_Exercise instructions:_
All that should appear is the run of lines from the one containing "A helical spring (d = 10.3" through the end of the records, each repeated exactly.

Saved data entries
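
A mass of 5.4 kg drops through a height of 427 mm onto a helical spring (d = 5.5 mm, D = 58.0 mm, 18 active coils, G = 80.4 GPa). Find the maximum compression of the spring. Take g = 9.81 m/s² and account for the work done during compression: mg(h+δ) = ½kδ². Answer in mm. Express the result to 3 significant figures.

k = Gd⁴/(8D³N_a) = (80.4×10³)(5.5⁴)/(8·58.0³·18) = 2.6185 N/mm
W = mg = 5.4 × 9.81 = 52.974 N
½kδ² − Wδ − Wh = 0 → δ = (W + √(W² + 2kWh))/k
δ = (52.974 + √(2806.2 + 118463))/2.6185 = (52.974 + 348.24)/2.6185 = 153.22 mm

153 mm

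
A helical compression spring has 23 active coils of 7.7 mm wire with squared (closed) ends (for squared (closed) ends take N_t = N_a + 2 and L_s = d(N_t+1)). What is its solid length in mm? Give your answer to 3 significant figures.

200 mm

squared (closed) ends: N_t = N_a + 2 = 23 + 2 = 25
L_s = d·(N_t+1) = 7.7 × 26 = 200.2 mm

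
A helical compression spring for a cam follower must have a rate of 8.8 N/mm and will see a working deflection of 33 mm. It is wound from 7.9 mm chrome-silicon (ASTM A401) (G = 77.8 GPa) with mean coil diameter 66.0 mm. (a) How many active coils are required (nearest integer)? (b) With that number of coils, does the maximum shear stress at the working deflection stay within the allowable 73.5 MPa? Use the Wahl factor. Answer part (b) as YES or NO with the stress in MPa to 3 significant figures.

(a) 15 coils; (b) NO, τ_max = 116 MPa

N_a = Gd⁴/(8D³k) = (77.8×10³)(7.9⁴)/(8·66.0³·8.8) = 14.97 → N_a = 15
Actual rate k = Gd⁴/(8D³·15) = 8.7836 N/mm
Working load F = kδ = 8.7836·33 = 289.86 N
C = 66.0/7.9 = 8.3544; K_W = (4C−1)/(4C−4)+0.615/C = 1.1756
τ_max = K_W·8FD/(πd³) = 1.1756·98.808 = 116.16 MPa
τ_max > 73.5 MPa → exceeds allowable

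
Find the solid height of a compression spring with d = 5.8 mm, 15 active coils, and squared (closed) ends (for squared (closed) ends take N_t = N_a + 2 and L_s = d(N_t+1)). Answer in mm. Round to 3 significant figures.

104 mm

squared (closed) ends: N_t = N_a + 2 = 15 + 2 = 17
L_s = d·(N_t+1) = 5.8 × 18 = 104.4 mm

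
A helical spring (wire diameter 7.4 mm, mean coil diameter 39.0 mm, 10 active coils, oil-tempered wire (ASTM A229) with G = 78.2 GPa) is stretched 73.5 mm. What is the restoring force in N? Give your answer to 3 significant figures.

k = Gd⁴/(8D³N_a) = (78.2×10³)(7.4⁴)/(8·39.0³·10) = 49.414 N/mm
F = k·δ = 49.414 × 73.5 = 3631.9 N

3630 N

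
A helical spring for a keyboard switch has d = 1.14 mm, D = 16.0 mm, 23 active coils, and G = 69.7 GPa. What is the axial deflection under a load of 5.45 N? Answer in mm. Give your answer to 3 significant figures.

k = Gd⁴/(8D³N_a) = (69.7×10³)(1.14⁴)/(8·16.0³·23) = 0.1562 N/mm
δ = F/k = 5.45 / 0.1562 = 34.892 mm

34.9 mm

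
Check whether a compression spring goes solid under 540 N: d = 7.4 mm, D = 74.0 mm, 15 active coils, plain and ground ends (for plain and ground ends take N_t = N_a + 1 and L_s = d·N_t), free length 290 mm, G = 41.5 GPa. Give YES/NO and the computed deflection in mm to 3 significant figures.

YES, δ = 211 mm

k = Gd⁴/(8D³N_a) = (41.5×10³)(7.4⁴)/(8·74.0³·15) = 2.5592 N/mm
N_t = 16; L_s = 7.4·16 = 118.4 mm; δ_solid = L₀ − L_s = 290 − 118.4 = 171.6 mm
δ = F/k = 540/2.5592 = 211.01 mm
δ ≥ δ_solid → spring goes solid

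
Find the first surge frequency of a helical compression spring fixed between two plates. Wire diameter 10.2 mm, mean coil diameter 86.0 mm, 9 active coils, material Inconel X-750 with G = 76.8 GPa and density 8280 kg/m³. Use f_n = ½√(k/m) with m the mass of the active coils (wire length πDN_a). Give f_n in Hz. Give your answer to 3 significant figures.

52.5 Hz

k = Gd⁴/(8D³N_a) = (76.8×10³)(10.2⁴)/(8·86.0³·9) = 18.152 N/mm = 18152 N/m
Wire length L = πDN_a = π·86.0·9 = 2431.6 mm
m = ρ·(πd²/4)·L = 8280 × 81.713×10⁻⁶ m² × 2.4316 m = 1.6452 kg
f_n = ½√(k/m) = 0.5·√(18152/1.6452) = 0.5·√(11034) = 52.521 Hz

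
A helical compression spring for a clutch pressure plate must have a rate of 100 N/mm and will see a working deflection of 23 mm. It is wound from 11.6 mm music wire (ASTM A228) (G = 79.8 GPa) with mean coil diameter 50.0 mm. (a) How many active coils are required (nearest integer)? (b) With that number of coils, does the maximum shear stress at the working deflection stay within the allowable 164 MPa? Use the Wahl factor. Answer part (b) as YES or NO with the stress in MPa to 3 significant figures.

(a) 14 coils; (b) NO, τ_max = 265 MPa

N_a = Gd⁴/(8D³k) = (79.8×10³)(11.6⁴)/(8·50.0³·100) = 14.45 → N_a = 14
Actual rate k = Gd⁴/(8D³·14) = 103.21 N/mm
Working load F = kδ = 103.21·23 = 2373.7 N
C = 50.0/11.6 = 4.3103; K_W = (4C−1)/(4C−4)+0.615/C = 1.3692
τ_max = K_W·8FD/(πd³) = 1.3692·193.63 = 265.13 MPa
τ_max > 164 MPa → exceeds allowable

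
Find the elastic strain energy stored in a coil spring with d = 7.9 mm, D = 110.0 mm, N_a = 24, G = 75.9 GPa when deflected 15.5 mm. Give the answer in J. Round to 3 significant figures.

0.139 J

k = Gd⁴/(8D³N_a) = (75.9×10³)(7.9⁴)/(8·110.0³·24) = 1.1568 N/mm
U = ½kδ² = 0.5 × 1.1568 × 15.5² = 138.96 N·mm = 0.13896 J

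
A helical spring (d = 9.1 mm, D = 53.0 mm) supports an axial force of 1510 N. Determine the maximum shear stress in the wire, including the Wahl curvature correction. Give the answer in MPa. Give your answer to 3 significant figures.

341 MPa

Spring index C = D/d = 53.0/9.1 = 5.8242
K_W = (4C−1)/(4C−4) + 0.615/C = 22.297/19.297 + 0.1056 = 1.2611
τ₀ = 8FD/(πd³) = 8·1510·53.0/(π·9.1³) = 640240/2367.4 = 270.44 MPa
τ_max = K·τ₀ = 1.2611 × 270.44 = 341.04 MPa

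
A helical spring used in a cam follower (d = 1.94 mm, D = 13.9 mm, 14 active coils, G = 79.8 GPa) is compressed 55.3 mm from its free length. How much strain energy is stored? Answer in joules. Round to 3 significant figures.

5.75 J

k = Gd⁴/(8D³N_a) = (79.8×10³)(1.94⁴)/(8·13.9³·14) = 3.7579 N/mm
U = ½kδ² = 0.5 × 3.7579 × 55.3² = 5746 N·mm = 5.746 J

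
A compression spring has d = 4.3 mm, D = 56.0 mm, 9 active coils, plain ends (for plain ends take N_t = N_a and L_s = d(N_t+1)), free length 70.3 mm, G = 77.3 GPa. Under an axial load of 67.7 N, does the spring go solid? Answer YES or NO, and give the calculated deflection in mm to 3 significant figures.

YES, δ = 32.4 mm

k = Gd⁴/(8D³N_a) = (77.3×10³)(4.3⁴)/(8·56.0³·9) = 2.0901 N/mm
N_t = 9; L_s = 4.3·10 = 43 mm; δ_solid = L₀ − L_s = 70.3 − 43 = 27.3 mm
δ = F/k = 67.7/2.0901 = 32.392 mm
δ ≥ δ_solid → spring goes solid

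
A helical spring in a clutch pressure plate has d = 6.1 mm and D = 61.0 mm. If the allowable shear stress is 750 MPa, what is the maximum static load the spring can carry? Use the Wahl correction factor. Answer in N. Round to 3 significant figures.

C = D/d = 61.0/6.1 = 10.0000
K_W = (4C−1)/(4C−4) + 0.615/C = 39.000/36.000 + 0.0615 = 1.1448
τ_max = K·8FD/(πd³) → F_max = τ_allow·πd³/(8DK)
F_max = 750·π·6.1³/(8·61.0·1.1448) = 5.3481e+05/558.68 = 957.28 N

957 N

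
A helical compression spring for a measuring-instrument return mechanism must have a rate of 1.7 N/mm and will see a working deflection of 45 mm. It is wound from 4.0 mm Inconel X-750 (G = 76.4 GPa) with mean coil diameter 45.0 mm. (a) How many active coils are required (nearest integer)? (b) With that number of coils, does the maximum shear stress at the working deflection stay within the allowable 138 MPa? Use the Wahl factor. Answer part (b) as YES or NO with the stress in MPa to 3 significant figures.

N_a = Gd⁴/(8D³k) = (76.4×10³)(4.0⁴)/(8·45.0³·1.7) = 15.78 → N_a = 16
Actual rate k = Gd⁴/(8D³·16) = 1.6768 N/mm
Working load F = kδ = 1.6768·45 = 75.457 N
C = 45.0/4.0 = 11.2500; K_W = (4C−1)/(4C−4)+0.615/C = 1.1278
τ_max = K_W·8FD/(πd³) = 1.1278·135.1 = 152.38 MPa
τ_max > 138 MPa → exceeds allowable

(a) 16 coils; (b) NO, τ_max = 152 MPa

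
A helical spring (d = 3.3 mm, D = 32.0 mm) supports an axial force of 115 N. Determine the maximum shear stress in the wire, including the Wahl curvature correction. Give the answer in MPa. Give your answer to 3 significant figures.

Spring index C = D/d = 32.0/3.3 = 9.6970
K_W = (4C−1)/(4C−4) + 0.615/C = 37.788/34.788 + 0.0634 = 1.1497
τ₀ = 8FD/(πd³) = 8·115·32.0/(π·3.3³) = 29440/112.9 = 260.76 MPa
τ_max = K·τ₀ = 1.1497 × 260.76 = 299.79 MPa

300 MPa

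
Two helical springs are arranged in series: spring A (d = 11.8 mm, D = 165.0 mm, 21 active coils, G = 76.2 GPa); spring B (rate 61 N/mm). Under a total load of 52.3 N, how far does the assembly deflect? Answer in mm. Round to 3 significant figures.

k_A = Gd⁴/(8D³N_a) = (76.2×10³)(11.8⁴)/(8·165.0³·21) = 1.9576 N/mm
Series: 1/k_eq = 1/1.9576 + 1/61 = 0.52723; k_eq = 1.8967 N/mm
δ = F/k_eq = 52.3/1.8967 = 27.574 mm

27.6 mm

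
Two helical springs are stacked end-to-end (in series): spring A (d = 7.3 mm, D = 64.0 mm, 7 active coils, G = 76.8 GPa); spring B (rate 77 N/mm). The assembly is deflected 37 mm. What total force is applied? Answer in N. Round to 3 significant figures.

461 N

k_A = Gd⁴/(8D³N_a) = (76.8×10³)(7.3⁴)/(8·64.0³·7) = 14.857 N/mm
Series: 1/k_eq = 1/14.857 + 1/77 = 0.080296; k_eq = 12.454 N/mm
F = k_eq·δ = 12.454·37 = 460.79 N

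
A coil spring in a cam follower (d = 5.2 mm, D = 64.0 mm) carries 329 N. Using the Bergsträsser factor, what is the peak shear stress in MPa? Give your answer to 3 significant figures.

Spring index C = D/d = 64.0/5.2 = 12.3077
K_B = (4C+2)/(4C−3) = 51.231/46.231 = 1.1082
τ₀ = 8FD/(πd³) = 8·329·64.0/(π·5.2³) = 168448/441.73 = 381.33 MPa
τ_max = K·τ₀ = 1.1082 × 381.33 = 422.58 MPa

423 MPa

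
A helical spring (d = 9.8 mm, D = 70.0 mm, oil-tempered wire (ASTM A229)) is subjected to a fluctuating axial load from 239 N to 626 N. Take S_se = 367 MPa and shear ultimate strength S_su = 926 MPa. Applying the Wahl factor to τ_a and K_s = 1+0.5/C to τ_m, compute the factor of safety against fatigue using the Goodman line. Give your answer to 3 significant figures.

4.64

C = D/d = 70.0/9.8 = 7.1429; K_W = (4C−1)/(4C−4)+0.615/C = 1.2082; K_s = 1+0.5/C = 1.0700
F_a = (F_max−F_min)/2 = 193.5 N; F_m = (F_max+F_min)/2 = 432.5 N
τ_a = K_W·8F_aD/(πd³) = 1.2082 × 36.647 = 44.277 MPa
τ_m = K_s·8F_mD/(πd³) = 1.0700 × 81.912 = 87.646 MPa
Goodman: 1/n_f = τ_a/S_se + τ_m/S_su = 44.277/367 + 87.646/926 = 0.12065 + 0.09465 = 0.2153
n_f = 1/0.2153 = 4.645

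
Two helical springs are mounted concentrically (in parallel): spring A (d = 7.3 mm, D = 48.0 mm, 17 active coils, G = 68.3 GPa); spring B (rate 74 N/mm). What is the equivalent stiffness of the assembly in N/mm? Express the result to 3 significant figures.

86.9 N/mm

k_A = Gd⁴/(8D³N_a) = (68.3×10³)(7.3⁴)/(8·48.0³·17) = 12.896 N/mm
Parallel: k_eq = 12.896 + 74 = 86.896 N/mm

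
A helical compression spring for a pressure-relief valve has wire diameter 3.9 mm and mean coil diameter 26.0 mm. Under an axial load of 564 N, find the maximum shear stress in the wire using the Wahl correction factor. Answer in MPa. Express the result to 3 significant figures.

771 MPa

Spring index C = D/d = 26.0/3.9 = 6.6667
K_W = (4C−1)/(4C−4) + 0.615/C = 25.667/22.667 + 0.0922 = 1.2246
τ₀ = 8FD/(πd³) = 8·564·26.0/(π·3.9³) = 117312/186.36 = 629.5 MPa
τ_max = K·τ₀ = 1.2246 × 629.5 = 770.89 MPa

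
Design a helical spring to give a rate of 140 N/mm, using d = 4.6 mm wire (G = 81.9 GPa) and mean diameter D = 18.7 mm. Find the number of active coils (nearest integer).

5

N_a = Gd⁴/(8D³k) = (81.9×10³ × 4.6⁴)/(8 × 18.7³ × 140)
    = 3.66704e+07 / 7.32391e+06 = 5.007 → 5 coils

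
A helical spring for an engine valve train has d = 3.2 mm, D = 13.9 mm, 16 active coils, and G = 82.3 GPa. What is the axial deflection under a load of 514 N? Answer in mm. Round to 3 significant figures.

k = Gd⁴/(8D³N_a) = (82.3×10³)(3.2⁴)/(8·13.9³·16) = 25.104 N/mm
δ = F/k = 514 / 25.104 = 20.475 mm

20.5 mm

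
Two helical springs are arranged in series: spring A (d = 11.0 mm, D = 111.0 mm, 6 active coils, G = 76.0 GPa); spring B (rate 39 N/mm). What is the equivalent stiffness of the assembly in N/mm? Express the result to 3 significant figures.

k_A = Gd⁴/(8D³N_a) = (76.0×10³)(11.0⁴)/(8·111.0³·6) = 16.95 N/mm
Series: 1/k_eq = 1/16.95 + 1/39 = 0.084637; k_eq = 11.815 N/mm

11.8 N/mm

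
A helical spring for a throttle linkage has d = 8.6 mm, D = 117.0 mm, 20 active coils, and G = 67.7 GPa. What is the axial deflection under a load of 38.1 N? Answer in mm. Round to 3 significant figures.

k = Gd⁴/(8D³N_a) = (67.7×10³)(8.6⁴)/(8·117.0³·20) = 1.4451 N/mm
δ = F/k = 38.1 / 1.4451 = 26.365 mm

26.4 mm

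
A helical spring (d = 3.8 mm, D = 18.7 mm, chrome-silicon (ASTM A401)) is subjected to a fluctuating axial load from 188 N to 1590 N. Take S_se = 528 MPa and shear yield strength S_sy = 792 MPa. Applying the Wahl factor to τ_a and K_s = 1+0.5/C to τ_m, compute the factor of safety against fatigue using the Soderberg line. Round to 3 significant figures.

C = D/d = 18.7/3.8 = 4.9211; K_W = (4C−1)/(4C−4)+0.615/C = 1.3162; K_s = 1+0.5/C = 1.1016
F_a = (F_max−F_min)/2 = 701 N; F_m = (F_max+F_min)/2 = 889 N
τ_a = K_W·8F_aD/(πd³) = 1.3162 × 608.34 = 800.73 MPa
τ_m = K_s·8F_mD/(πd³) = 1.1016 × 771.49 = 849.88 MPa
Soderberg: 1/n_f = τ_a/S_se + τ_m/S_sy = 800.73/528 + 849.88/792 = 1.51654 + 1.07308 = 2.5896
n_f = 1/2.5896 = 0.3862

0.386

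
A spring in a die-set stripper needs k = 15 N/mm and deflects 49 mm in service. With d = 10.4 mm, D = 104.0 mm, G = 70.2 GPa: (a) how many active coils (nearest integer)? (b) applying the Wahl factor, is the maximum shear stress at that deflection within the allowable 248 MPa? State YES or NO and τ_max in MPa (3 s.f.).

N_a = Gd⁴/(8D³k) = (70.2×10³)(10.4⁴)/(8·104.0³·15) = 6.084 → N_a = 6
Actual rate k = Gd⁴/(8D³·6) = 15.21 N/mm
Working load F = kδ = 15.21·49 = 745.29 N
C = 104.0/10.4 = 10.0000; K_W = (4C−1)/(4C−4)+0.615/C = 1.1448
τ_max = K_W·8FD/(πd³) = 1.1448·175.47 = 200.88 MPa
τ_max ≤ 248 MPa → acceptable

(a) 6 coils; (b) YES, τ_max = 201 MPa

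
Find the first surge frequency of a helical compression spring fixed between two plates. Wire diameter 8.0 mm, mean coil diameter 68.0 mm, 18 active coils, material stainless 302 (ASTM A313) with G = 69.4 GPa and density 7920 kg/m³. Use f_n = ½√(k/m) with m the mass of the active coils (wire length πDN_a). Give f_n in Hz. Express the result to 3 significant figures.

32.0 Hz

k = Gd⁴/(8D³N_a) = (69.4×10³)(8.0⁴)/(8·68.0³·18) = 6.2781 N/mm = 6278.1 N/m
Wire length L = πDN_a = π·68.0·18 = 3845.3 mm
m = ρ·(πd²/4)·L = 7920 × 50.265×10⁻⁶ m² × 3.8453 m = 1.5308 kg
f_n = ½√(k/m) = 0.5·√(6278.1/1.5308) = 0.5·√(4101.1) = 32.02 Hz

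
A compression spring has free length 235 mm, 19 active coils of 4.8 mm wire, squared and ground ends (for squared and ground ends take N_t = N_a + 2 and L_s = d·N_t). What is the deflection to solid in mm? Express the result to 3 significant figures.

N_t = 21; L_s = 4.8·21 = 100.8 mm
δ_solid = L₀ − L_s = 235 − 100.8 = 134.2 mm

134 mm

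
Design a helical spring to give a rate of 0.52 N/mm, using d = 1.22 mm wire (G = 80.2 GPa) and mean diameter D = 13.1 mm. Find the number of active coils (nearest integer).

19

N_a = Gd⁴/(8D³k) = (80.2×10³ × 1.22⁴)/(8 × 13.1³ × 0.52)
    = 177670 / 9352.06 = 19 → 19 coils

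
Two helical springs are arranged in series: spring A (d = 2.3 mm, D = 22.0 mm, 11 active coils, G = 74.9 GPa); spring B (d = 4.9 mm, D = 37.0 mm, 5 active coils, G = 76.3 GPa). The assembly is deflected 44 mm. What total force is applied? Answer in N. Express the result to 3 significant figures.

k_A = Gd⁴/(8D³N_a) = (74.9×10³)(2.3⁴)/(8·22.0³·11) = 2.2369 N/mm
k_B = Gd⁴/(8D³N_a) = (76.3×10³)(4.9⁴)/(8·37.0³·5) = 21.709 N/mm
Series: 1/k_eq = 1/2.2369 + 1/21.709 = 0.49311; k_eq = 2.0279 N/mm
F = k_eq·δ = 2.0279·44 = 89.229 N

89.2 N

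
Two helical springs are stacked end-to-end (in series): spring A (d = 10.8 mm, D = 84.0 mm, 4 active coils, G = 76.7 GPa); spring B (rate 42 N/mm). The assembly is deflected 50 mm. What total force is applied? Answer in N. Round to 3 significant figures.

1190 N

k_A = Gd⁴/(8D³N_a) = (76.7×10³)(10.8⁴)/(8·84.0³·4) = 55.018 N/mm
Series: 1/k_eq = 1/55.018 + 1/42 = 0.041985; k_eq = 23.818 N/mm
F = k_eq·δ = 23.818·50 = 1190.9 N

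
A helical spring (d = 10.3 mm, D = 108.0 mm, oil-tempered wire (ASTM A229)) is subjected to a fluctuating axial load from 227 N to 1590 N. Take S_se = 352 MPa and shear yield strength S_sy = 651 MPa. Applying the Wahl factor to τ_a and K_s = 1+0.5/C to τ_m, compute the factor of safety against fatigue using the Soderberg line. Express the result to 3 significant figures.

C = D/d = 108.0/10.3 = 10.4854; K_W = (4C−1)/(4C−4)+0.615/C = 1.1377; K_s = 1+0.5/C = 1.0477
F_a = (F_max−F_min)/2 = 681.5 N; F_m = (F_max+F_min)/2 = 908.5 N
τ_a = K_W·8F_aD/(πd³) = 1.1377 × 171.52 = 195.14 MPa
τ_m = K_s·8F_mD/(πd³) = 1.0477 × 228.65 = 239.56 MPa
Soderberg: 1/n_f = τ_a/S_se + τ_m/S_sy = 195.14/352 + 239.56/651 = 0.55438 + 0.36798 = 0.92237
n_f = 1/0.92237 = 1.084

1.08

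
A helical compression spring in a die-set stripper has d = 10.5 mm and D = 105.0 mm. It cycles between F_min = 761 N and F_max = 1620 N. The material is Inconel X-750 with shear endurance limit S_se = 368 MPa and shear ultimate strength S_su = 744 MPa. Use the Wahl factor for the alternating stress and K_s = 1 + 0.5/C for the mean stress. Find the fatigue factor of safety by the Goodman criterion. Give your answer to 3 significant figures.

C = D/d = 105.0/10.5 = 10.0000; K_W = (4C−1)/(4C−4)+0.615/C = 1.1448; K_s = 1+0.5/C = 1.0500
F_a = (F_max−F_min)/2 = 429.5 N; F_m = (F_max+F_min)/2 = 1190.5 N
τ_a = K_W·8F_aD/(πd³) = 1.1448 × 99.203 = 113.57 MPa
τ_m = K_s·8F_mD/(πd³) = 1.0500 × 274.97 = 288.72 MPa
Goodman: 1/n_f = τ_a/S_se + τ_m/S_su = 113.57/368 + 288.72/744 = 0.30862 + 0.38807 = 0.69668
n_f = 1/0.69668 = 1.435

1.44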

_Task response:_
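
A helical spring (d = 10.3 mm, D = 108.0 mm, oil-tempered wire (ASTM A229)) is subjected to a fluctuating axial load from 227 N to 1590 N. Take S_se = 352 MPa and shear yield strength S_sy = 651 MPa. Applying the Wahl factor to τ_a and K_s = 1+0.5/C to τ_m, compute the factor of safety against fatigue using the Soderberg line. Express the result to 3 significant figures.

C = D/d = 108.0/10.3 = 10.4854; K_W = (4C−1)/(4C−4)+0.615/C = 1.1377; K_s = 1+0.5/C = 1.0477
F_a = (F_max−F_min)/2 = 681.5 N; F_m = (F_max+F_min)/2 = 908.5 N
τ_a = K_W·8F_aD/(πd³) = 1.1377 × 171.52 = 195.14 MPa
τ_m = K_s·8F_mD/(πd³) = 1.0477 × 228.65 = 239.56 MPa
Soderberg: 1/n_f = τ_a/S_se + τ_m/S_sy = 195.14/352 + 239.56/651 = 0.55438 + 0.36798 = 0.92237
n_f = 1/0.92237 = 1.084

1.08

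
A helical compression spring in a die-set stripper has d = 10.5 mm and D = 105.0 mm. It cycles between F_min = 761 N and F_max = 1620 N. The material is Inconel X-750 with shear endurance limit S_se = 368 MPa and shear ultimate strength S_su = 744 MPa. Use the Wahl factor for the alternating stress and K_s = 1 + 0.5/C for the mean stress. Find the fatigue factor of safety by the Goodman criterion. Give your answer to 3 significant figures.

C = D/d = 105.0/10.5 = 10.0000; K_W = (4C−1)/(4C−4)+0.615/C = 1.1448; K_s = 1+0.5/C = 1.0500
F_a = (F_max−F_min)/2 = 429.5 N; F_m = (F_max+F_min)/2 = 1190.5 N
τ_a = K_W·8F_aD/(πd³) = 1.1448 × 99.203 = 113.57 MPa
τ_m = K_s·8F_mD/(πd³) = 1.0500 × 274.97 = 288.72 MPa
Goodman: 1/n_f = τ_a/S_se + τ_m/S_su = 113.57/368 + 288.72/744 = 0.30862 + 0.38807 = 0.69668
n_f = 1/0.69668 = 1.435

1.44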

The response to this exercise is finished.